# What to produce
What you give back should match the records word for word.

*****

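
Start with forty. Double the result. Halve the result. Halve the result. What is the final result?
Convert forty (English words) → 40 (decimal)
Start: 40
40 × 2 = 80
80 ÷ 2 = 40
40 ÷ 2 = 20
20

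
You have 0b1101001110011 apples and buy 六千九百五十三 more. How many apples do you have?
Convert 0b1101001110011 (binary) → 4096 + 2048 + 512 + 64 + 32 + 16 + 2 + 1 = 6771 (decimal)
Convert 六千九百五十三 (Chinese numeral) → 6×1000 + 9×100 + 5×10 + 3 = 6953 (decimal)
Compute 6771 + 6953 = 13724
13724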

*****

# Solution for this problem
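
Start with forty. Double the result. Halve the result. Halve the result. What is the final result?
Convert forty (English words) → 40 (decimal)
Start: 40
40 × 2 = 80
80 ÷ 2 = 40
40 ÷ 2 = 20
20

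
You have 0b1101001110011 apples and buy 六千九百五十三 more. How many apples do you have?
Convert 0b1101001110011 (binary) → 4096 + 2048 + 512 + 64 + 32 + 16 + 2 + 1 = 6771 (decimal)
Convert 六千九百五十三 (Chinese numeral) → 6×1000 + 9×100 + 5×10 + 3 = 6953 (decimal)
Compute 6771 + 6953 = 13724
13724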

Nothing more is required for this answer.